## Action item
Word for word, please restate the lines from the beginning of the data through the line in which "As (x, visual mass) pairs: (710, 5), (215, 6)." appears.

*** Working data ***

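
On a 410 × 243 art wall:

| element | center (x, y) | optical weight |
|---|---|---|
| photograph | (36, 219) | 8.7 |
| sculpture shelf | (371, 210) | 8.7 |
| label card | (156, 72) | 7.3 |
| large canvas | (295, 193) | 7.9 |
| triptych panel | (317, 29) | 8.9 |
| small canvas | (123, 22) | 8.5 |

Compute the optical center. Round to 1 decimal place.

(217.5, 124.6)

Weights sum to 8.7 + 8.7 + 7.3 + 7.9 + 8.9 + 8.5 = 50.0.
x-moment: 8.7·36 + 8.7·371 + 7.3·156 + 7.9·295 + 8.9·317 + 8.5·123 = 10877.0; centroid 10877.0/50.0 ≈ 217.54.
y-moment: 8.7·219 + 8.7·210 + 7.3·72 + 7.9·193 + 8.9·29 + 8.5·22 = 6227.7; centroid 6227.7/50.0 ≈ 124.55.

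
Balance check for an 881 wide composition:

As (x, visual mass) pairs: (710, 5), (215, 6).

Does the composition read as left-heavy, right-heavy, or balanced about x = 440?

Total weight = 5 + 6 = 11.
x-moment: 5·710 + 6·215 = 4840; centroid 4840/11 ≈ 440.00.
That equals the midline 440 — balanced.

balanced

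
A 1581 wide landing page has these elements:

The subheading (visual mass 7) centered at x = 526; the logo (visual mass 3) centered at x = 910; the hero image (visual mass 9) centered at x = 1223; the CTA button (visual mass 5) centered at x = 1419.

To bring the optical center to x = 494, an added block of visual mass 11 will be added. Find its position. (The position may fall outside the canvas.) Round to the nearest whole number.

With the added block, Σw becomes 7 + 3 + 9 + 5 + 11 = 35.
x: need Σw·x = 35·494 = 17290. Existing = 7·526 + 3·910 + 9·1223 + 5·1419 = 24514. Remainder -7224 / 11 ≈ -656.73.

x ≈ -657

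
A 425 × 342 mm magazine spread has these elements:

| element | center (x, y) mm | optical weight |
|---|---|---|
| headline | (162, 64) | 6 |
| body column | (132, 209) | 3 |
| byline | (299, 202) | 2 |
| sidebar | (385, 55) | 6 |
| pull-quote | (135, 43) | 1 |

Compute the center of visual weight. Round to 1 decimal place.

Σw = 6 + 3 + 2 + 6 + 1 = 18.
x: (6·162 + 3·132 + 2·299 + 6·385 + 1·135) / 18 = 4411 / 18 ≈ 245.06
y: (6·64 + 3·209 + 2·202 + 6·55 + 1·43) / 18 = 1788 / 18 ≈ 99.33

(245.1, 99.3)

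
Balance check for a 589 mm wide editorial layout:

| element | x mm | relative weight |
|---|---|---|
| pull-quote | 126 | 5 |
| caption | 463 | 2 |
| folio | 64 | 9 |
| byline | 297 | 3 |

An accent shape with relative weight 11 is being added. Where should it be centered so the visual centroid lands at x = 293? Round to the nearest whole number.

With the accent shape, Σw becomes 5 + 2 + 9 + 3 + 11 = 30.
x: need Σw·x = 30·293 = 8790. Existing = 5·126 + 2·463 + 9·64 + 3·297 = 3023. Remainder 5767 / 11 ≈ 524.27.

x ≈ 524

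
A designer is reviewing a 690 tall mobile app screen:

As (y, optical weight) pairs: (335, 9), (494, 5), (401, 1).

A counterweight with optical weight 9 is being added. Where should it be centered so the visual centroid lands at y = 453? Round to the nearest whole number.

y ≈ 554

New total weight: (9 + 5 + 1) + 9 = 24.
Along y: (5886 + 9·y) / 24 = 453 (existing moment 9·335 + 5·494 + 1·401 = 5886) ⇒ y = (10872 − 5886) / 9 ≈ 554.00.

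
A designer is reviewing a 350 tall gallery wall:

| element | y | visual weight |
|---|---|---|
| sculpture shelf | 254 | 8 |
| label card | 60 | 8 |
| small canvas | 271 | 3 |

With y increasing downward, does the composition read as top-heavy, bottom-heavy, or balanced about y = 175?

balanced

Weights sum to 8 + 8 + 3 = 19.
Σw·y = 8·254 + 8·60 + 3·271 = 3325, so ȳ = 3325/19 ≈ 175.00.
175.00 = 175 exactly: balanced.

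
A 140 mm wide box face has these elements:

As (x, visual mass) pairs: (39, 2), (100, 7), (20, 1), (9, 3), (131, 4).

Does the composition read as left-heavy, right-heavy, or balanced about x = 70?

Σw = 2 + 7 + 1 + 3 + 4 = 17.
x-moment: 2·39 + 7·100 + 1·20 + 3·9 + 4·131 = 1349; centroid 1349/17 ≈ 79.35.
79.4 vs midline 70 → right-heavy.

right-heavy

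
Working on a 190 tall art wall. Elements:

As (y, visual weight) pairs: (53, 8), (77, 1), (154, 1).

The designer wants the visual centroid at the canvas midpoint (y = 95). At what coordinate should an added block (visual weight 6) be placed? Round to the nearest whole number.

y ≈ 144

After adding the added block, total weight = 8 + 1 + 1 + 6 = 16.
Along y: (655 + 6·y) / 16 = 95 (existing moment 8·53 + 1·77 + 1·154 = 655) ⇒ y = (1520 − 655) / 6 ≈ 144.17.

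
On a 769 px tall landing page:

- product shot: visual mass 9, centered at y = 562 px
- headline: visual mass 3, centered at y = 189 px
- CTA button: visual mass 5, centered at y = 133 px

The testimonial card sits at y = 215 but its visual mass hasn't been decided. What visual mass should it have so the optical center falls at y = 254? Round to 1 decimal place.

Known weights sum to 9 + 3 + 5 = 17; their moment is 9·562 + 3·189 + 5·133 = 6290.
For the centroid to hit 254: (6290 + w·215) / (17 + w) = 254.
So w = (254·17 − 6290)/(215 − 254) = -1972/-39 ≈ 50.56.

w ≈ 50.6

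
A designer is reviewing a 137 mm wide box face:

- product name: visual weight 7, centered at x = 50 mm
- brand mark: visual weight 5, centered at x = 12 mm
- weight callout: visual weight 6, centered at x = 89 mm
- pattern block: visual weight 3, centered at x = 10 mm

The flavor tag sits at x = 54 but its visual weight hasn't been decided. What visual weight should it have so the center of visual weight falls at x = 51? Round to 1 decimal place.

Fixed elements: Σw = 7 + 5 + 6 + 3 = 21, Σw·x = 7·50 + 5·12 + 6·89 + 3·10 = 974.
For the centroid to hit 51: (974 + w·54) / (21 + w) = 51.
Solving: w = (51·21 − 974) / (54 − 51) = 97 / 3 ≈ 32.33.

w ≈ 32.3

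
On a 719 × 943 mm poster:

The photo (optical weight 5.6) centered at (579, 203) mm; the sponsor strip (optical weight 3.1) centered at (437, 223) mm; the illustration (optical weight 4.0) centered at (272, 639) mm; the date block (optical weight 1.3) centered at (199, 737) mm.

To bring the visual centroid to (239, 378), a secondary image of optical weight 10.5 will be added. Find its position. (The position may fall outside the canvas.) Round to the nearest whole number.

With the secondary image, Σw becomes 5.6 + 3.1 + 4.0 + 1.3 + 10.5 = 24.5.
x: target moment 24.5×239 = 5855.5; current 5.6·579 + 3.1·437 + 4.0·272 + 1.3·199 = 5943.8; the secondary image supplies -88.3, so x = -88.3/10.5 ≈ -8.41.
y: target moment 24.5×378 = 9261.0; current 5.6·203 + 3.1·223 + 4.0·639 + 1.3·737 = 5342.2; the secondary image supplies 3918.8, so y = 3918.8/10.5 ≈ 373.22.

(-8, 373)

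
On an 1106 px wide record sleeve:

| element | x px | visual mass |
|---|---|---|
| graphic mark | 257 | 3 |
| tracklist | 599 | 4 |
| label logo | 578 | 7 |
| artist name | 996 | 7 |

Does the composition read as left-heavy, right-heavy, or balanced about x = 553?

Weights sum to 3 + 4 + 7 + 7 = 21.
x-moment: 3·257 + 4·599 + 7·578 + 7·996 = 14185; centroid 14185/21 ≈ 675.48.
675.5 lies right of the midline 553, so the layout is right-heavy.

right-heavy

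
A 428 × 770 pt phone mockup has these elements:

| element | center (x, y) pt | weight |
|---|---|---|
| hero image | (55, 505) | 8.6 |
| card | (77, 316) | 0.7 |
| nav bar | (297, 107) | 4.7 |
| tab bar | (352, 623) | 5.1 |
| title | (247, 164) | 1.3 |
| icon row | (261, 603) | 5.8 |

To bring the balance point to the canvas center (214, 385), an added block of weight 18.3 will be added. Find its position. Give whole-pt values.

New total weight: (8.6 + 0.7 + 4.7 + 5.1 + 1.3 + 5.8) + 18.3 = 44.5.
Along x: (5552.9 + 18.3·x) / 44.5 = 214 (existing moment 8.6·55 + 0.7·77 + 4.7·297 + 5.1·352 + 1.3·247 + 5.8·261 = 5552.9) ⇒ x = (9523.0 − 5552.9) / 18.3 ≈ 216.95.
Along y: (11955.0 + 18.3·y) / 44.5 = 385 (existing moment 8.6·505 + 0.7·316 + 4.7·107 + 5.1·623 + 1.3·164 + 5.8·603 = 11955.0) ⇒ y = (17132.5 − 11955.0) / 18.3 ≈ 282.92.

(217, 283)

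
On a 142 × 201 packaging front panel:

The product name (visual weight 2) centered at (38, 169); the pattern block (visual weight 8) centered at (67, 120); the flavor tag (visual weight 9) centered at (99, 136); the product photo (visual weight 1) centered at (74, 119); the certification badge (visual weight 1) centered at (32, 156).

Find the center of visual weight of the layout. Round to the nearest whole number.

Weights sum to 2 + 8 + 9 + 1 + 1 = 21.
Σw·x = 2·38 + 8·67 + 9·99 + 1·74 + 1·32 = 1609, so x̄ = 1609/21 ≈ 76.62.
Σw·y = 2·169 + 8·120 + 9·136 + 1·119 + 1·156 = 2797, so ȳ = 2797/21 ≈ 133.19.

(77, 133)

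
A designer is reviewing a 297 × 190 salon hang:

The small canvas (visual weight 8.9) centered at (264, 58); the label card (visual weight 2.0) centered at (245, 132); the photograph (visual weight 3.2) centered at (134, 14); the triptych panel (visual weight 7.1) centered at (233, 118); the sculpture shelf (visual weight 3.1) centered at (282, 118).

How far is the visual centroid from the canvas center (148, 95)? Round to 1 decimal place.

Σw = 8.9 + 2.0 + 3.2 + 7.1 + 3.1 = 24.3.
x-moment: 8.9·264 + 2.0·245 + 3.2·134 + 7.1·233 + 3.1·282 = 5796.9; centroid 5796.9/24.3 ≈ 238.56.
y-moment: 8.9·58 + 2.0·132 + 3.2·14 + 7.1·118 + 3.1·118 = 2028.6; centroid 2028.6/24.3 ≈ 83.48.
Offset from (148, 95): Δx ≈ 90.56, Δy ≈ -11.52; distance = √(Δx² + Δy²) ≈ 91.29.

≈ 91.3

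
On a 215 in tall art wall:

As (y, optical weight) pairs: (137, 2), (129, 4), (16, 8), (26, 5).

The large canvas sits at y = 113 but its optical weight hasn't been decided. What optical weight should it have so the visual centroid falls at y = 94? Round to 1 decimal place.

w ≈ 38.8

Existing Σw = 19 (2 + 4 + 8 + 5); existing moment 2·137 + 4·129 + 8·16 + 5·26 = 1048.
Balance at y = 94 requires (1048 + w·113) / (19 + w) = 94.
Solving: w = (94·19 − 1048) / (113 − 94) = 738 / 19 ≈ 38.84.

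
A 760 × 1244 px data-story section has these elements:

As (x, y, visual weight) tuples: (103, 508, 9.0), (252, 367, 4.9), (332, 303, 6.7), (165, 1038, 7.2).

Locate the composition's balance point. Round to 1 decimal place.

(200.5, 571.0)

Total weight = 9.0 + 4.9 + 6.7 + 7.2 = 27.8.
x: (9.0·103 + 4.9·252 + 6.7·332 + 7.2·165) / 27.8 = 5574.2 / 27.8 ≈ 200.51
y: (9.0·508 + 4.9·367 + 6.7·303 + 7.2·1038) / 27.8 = 15874.0 / 27.8 ≈ 571.01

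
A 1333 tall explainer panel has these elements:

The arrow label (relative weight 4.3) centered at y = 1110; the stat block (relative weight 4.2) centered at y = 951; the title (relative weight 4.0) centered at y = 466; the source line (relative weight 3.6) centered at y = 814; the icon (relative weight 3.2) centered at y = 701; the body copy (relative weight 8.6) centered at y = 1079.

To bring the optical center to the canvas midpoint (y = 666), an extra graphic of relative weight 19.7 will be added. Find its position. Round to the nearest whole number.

y ≈ 336

After adding the extra graphic, total weight = 4.3 + 4.2 + 4.0 + 3.6 + 3.2 + 8.6 + 19.7 = 47.6.
y: target moment 47.6×666 = 31701.6; current 4.3·1110 + 4.2·951 + 4.0·466 + 3.6·814 + 3.2·701 + 8.6·1079 = 25084.2; the extra graphic supplies 6617.4, so y = 6617.4/19.7 ≈ 335.91.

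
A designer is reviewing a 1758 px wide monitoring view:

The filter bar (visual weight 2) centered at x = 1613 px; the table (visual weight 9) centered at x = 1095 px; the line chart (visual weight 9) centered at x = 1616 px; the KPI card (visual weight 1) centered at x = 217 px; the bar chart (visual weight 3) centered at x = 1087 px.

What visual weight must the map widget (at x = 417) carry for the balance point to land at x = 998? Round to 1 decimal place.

Existing Σw = 24 (2 + 9 + 9 + 1 + 3); existing moment 2·1613 + 9·1095 + 9·1616 + 1·217 + 3·1087 = 31103.
For the centroid to hit 998: (31103 + w·417) / (24 + w) = 998.
So w = (998·24 − 31103)/(417 − 998) = -7151/-581 ≈ 12.31.

w ≈ 12.3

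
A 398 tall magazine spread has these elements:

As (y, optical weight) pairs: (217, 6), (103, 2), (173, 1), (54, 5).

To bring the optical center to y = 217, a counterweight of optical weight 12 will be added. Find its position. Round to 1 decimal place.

After adding the counterweight, total weight = 6 + 2 + 1 + 5 + 12 = 26.
y: target moment 26×217 = 5642; current 6·217 + 2·103 + 1·173 + 5·54 = 1951; the counterweight supplies 3691, so y = 3691/12 ≈ 307.58.

y ≈ 307.6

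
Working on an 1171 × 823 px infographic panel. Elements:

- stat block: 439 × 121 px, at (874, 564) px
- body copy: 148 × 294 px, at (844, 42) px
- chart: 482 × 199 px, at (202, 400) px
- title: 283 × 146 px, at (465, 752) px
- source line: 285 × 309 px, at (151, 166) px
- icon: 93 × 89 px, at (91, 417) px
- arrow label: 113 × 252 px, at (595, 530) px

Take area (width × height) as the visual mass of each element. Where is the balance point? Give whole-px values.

(426, 375)

Areas → weights: stat block 439·121 = 53119, body copy 148·294 = 43512, chart 482·199 = 95918, title 283·146 = 41318, source line 285·309 = 88065, icon 93·89 = 8277, arrow label 113·252 = 28476; Σw = 358685.
Σw·x = 152732682; x̄ = 152732682/358685 ≈ 425.81.
y: moment 134387535 / weight 358685 ≈ 374.67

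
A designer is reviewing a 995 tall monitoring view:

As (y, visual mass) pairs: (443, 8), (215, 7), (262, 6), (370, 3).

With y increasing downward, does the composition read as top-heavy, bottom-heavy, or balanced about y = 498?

top-heavy

Weights sum to 8 + 7 + 6 + 3 = 24.
Σw·y = 8·443 + 7·215 + 6·262 + 3·370 = 7731, so ȳ = 7731/24 ≈ 322.12.
322.1 lies above (smaller y than) the midline 498, so the layout is top-heavy.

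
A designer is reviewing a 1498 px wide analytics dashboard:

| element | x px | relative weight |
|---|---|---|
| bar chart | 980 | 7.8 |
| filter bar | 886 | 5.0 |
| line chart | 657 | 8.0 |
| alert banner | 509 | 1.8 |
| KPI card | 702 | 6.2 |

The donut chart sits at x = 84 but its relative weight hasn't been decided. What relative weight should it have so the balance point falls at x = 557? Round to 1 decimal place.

Existing Σw = 28.8 (7.8 + 5.0 + 8.0 + 1.8 + 6.2); existing moment 7.8·980 + 5.0·886 + 8.0·657 + 1.8·509 + 6.2·702 = 22598.6.
For the centroid to hit 557: (22598.6 + w·84) / (28.8 + w) = 557.
Rearranging, w·(84 − 557) = 557·28.8 − 22598.6 = -6557.0, so w ≈ -6557.0/-473 = 13.86.

w ≈ 13.9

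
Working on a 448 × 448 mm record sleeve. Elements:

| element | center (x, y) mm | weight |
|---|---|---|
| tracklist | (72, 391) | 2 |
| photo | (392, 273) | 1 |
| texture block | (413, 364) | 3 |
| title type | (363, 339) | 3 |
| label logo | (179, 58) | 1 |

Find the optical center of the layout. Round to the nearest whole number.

(304, 322)

Weights sum to 2 + 1 + 3 + 3 + 1 = 10.
Σw·x = 2·72 + 1·392 + 3·413 + 3·363 + 1·179 = 3043, so x̄ = 3043/10 ≈ 304.30.
Σw·y = 2·391 + 1·273 + 3·364 + 3·339 + 1·58 = 3222, so ȳ = 3222/10 ≈ 322.20.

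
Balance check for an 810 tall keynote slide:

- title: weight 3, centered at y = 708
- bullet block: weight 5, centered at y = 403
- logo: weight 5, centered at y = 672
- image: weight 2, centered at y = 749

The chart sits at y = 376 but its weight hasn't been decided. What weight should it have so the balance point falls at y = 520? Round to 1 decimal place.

Known weights sum to 3 + 5 + 5 + 2 = 15; their moment is 3·708 + 5·403 + 5·672 + 2·749 = 8997.
For the centroid to hit 520: (8997 + w·376) / (15 + w) = 520.
So w = (520·15 − 8997)/(376 − 520) = -1197/-144 ≈ 8.31.

w ≈ 8.3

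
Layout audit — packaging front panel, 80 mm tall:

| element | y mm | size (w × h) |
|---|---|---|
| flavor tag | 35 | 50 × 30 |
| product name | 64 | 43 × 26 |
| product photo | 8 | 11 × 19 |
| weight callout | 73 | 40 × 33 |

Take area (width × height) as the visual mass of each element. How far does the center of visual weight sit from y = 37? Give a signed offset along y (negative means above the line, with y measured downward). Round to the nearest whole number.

Taking area as weight: flavor tag 50·30 = 1500, product name 43·26 = 1118, product photo 11·19 = 209, weight callout 40·33 = 1320. Sum 4147.
Σw·y = 1500·35 + 1118·64 + 209·8 + 1320·73 = 222084, so ȳ = 222084/4147 ≈ 53.55.
Offset from y = 37: 53.55 − 37 ≈ 16.55.

≈ 17 mm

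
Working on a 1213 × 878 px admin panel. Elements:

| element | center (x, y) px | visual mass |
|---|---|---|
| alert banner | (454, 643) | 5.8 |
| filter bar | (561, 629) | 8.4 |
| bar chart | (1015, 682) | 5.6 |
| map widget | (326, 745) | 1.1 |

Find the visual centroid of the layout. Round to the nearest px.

Total weight = 5.8 + 8.4 + 5.6 + 1.1 = 20.9.
x: (5.8·454 + 8.4·561 + 5.6·1015 + 1.1·326) / 20.9 = 13388.2 / 20.9 ≈ 640.58
y: (5.8·643 + 8.4·629 + 5.6·682 + 1.1·745) / 20.9 = 13651.7 / 20.9 ≈ 653.19

(641, 653)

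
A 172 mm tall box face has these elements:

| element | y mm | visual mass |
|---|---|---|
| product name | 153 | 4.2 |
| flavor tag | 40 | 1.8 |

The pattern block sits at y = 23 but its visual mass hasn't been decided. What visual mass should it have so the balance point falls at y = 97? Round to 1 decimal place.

w ≈ 1.8

Known weights sum to 4.2 + 1.8 = 6.0; their moment is 4.2·153 + 1.8·40 = 714.6.
For the centroid to hit 97: (714.6 + w·23) / (6.0 + w) = 97.
Rearranging, w·(23 − 97) = 97·6.0 − 714.6 = -132.6, so w ≈ -132.6/-74 = 1.79.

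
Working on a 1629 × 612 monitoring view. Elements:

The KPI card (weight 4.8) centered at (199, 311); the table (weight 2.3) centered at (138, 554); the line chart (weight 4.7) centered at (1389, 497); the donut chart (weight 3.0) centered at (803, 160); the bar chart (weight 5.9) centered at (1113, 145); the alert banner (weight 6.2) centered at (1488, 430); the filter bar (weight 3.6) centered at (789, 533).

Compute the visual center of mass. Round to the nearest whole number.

Weights sum to 4.8 + 2.3 + 4.7 + 3.0 + 5.9 + 6.2 + 3.6 = 30.5.
x: (4.8·199 + 2.3·138 + 4.7·1389 + 3.0·803 + 5.9·1113 + 6.2·1488 + 3.6·789) / 30.5 = 28842.6 / 30.5 ≈ 945.66
y: (4.8·311 + 2.3·554 + 4.7·497 + 3.0·160 + 5.9·145 + 6.2·430 + 3.6·533) / 30.5 = 11023.2 / 30.5 ≈ 361.42

(946, 361)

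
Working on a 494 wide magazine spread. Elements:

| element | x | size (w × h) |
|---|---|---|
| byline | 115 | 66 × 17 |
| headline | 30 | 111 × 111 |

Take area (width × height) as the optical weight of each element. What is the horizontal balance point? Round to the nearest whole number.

Areas: byline 66·17 = 1122, headline 111·111 = 12321. Total weight = 13443.
x: (1122·115 + 12321·30) / 13443 = 498660 / 13443 ≈ 37.09

x ≈ 37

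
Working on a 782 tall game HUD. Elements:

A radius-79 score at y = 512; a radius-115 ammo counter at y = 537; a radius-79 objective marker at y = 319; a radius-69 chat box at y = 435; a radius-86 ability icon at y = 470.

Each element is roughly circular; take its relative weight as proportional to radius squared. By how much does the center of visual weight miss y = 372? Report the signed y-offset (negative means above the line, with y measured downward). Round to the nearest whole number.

≈ 99

r² weights: score 79² = 6241, ammo counter 115² = 13225, objective marker 79² = 6241, chat box 69² = 4761, ability icon 86² = 7396. Total = 37864.
y: (6241·512 + 13225·537 + 6241·319 + 4761·435 + 7396·470) / 37864 = 17835251 / 37864 ≈ 471.03
Offset from y = 372: 471.03 − 372 ≈ 99.03.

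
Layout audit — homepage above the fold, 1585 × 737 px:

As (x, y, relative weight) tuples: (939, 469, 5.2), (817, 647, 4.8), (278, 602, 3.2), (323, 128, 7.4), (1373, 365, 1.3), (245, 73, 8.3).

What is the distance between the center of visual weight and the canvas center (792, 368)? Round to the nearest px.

Σw = 5.2 + 4.8 + 3.2 + 7.4 + 1.3 + 8.3 = 30.2.
Σw·x = 15902.6; x̄ = 15902.6/30.2 ≈ 526.58.
y: moment 9498.4 / weight 30.2 ≈ 314.52
From (792, 368): dx = -265.42, dy = -53.48, so the distance is √(dx²+dy²) ≈ 270.76.

≈ 271 px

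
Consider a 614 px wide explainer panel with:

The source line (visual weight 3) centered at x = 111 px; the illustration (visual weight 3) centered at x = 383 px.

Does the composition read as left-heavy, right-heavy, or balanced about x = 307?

Weights sum to 3 + 3 = 6.
Σw·x = 3·111 + 3·383 = 1482, so x̄ = 1482/6 ≈ 247.00.
247.0 vs midline 307 → left-heavy.

left-heavy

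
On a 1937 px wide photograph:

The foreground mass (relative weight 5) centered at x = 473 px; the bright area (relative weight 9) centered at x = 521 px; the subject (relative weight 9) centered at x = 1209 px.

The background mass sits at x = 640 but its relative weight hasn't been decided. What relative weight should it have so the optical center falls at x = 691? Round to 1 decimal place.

w ≈ 40.0

Known weights sum to 5 + 9 + 9 = 23; their moment is 5·473 + 9·521 + 9·1209 = 17935.
Balance at x = 691 requires (17935 + w·640) / (23 + w) = 691.
Solving: w = (691·23 − 17935) / (640 − 691) = -2042 / -51 ≈ 40.04.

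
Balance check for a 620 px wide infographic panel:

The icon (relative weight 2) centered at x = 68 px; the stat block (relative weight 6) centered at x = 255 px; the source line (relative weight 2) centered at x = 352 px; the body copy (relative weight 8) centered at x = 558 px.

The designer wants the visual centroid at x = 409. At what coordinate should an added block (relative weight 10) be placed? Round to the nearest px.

With the added block, Σw becomes 2 + 6 + 2 + 8 + 10 = 28.
Along x: (6834 + 10·x) / 28 = 409 (existing moment 2·68 + 6·255 + 2·352 + 8·558 = 6834) ⇒ x = (11452 − 6834) / 10 ≈ 461.80.

x ≈ 462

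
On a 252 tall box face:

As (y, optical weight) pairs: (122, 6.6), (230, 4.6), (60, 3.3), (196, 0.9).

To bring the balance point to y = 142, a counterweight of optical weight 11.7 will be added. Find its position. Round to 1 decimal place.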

*** End of Working data ***

## Solution to the exercise
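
On a 410 × 243 art wall:

| element | center (x, y) | optical weight |
|---|---|---|
| photograph | (36, 219) | 8.7 |
| sculpture shelf | (371, 210) | 8.7 |
| label card | (156, 72) | 7.3 |
| large canvas | (295, 193) | 7.9 |
| triptych panel | (317, 29) | 8.9 |
| small canvas | (123, 22) | 8.5 |

Compute the optical center. Round to 1 decimal place.

(217.5, 124.6)

Weights sum to 8.7 + 8.7 + 7.3 + 7.9 + 8.9 + 8.5 = 50.0.
x-moment: 8.7·36 + 8.7·371 + 7.3·156 + 7.9·295 + 8.9·317 + 8.5·123 = 10877.0; centroid 10877.0/50.0 ≈ 217.54.
y-moment: 8.7·219 + 8.7·210 + 7.3·72 + 7.9·193 + 8.9·29 + 8.5·22 = 6227.7; centroid 6227.7/50.0 ≈ 124.55.

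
Balance check for an 881 wide composition:

As (x, visual mass) pairs: (710, 5), (215, 6).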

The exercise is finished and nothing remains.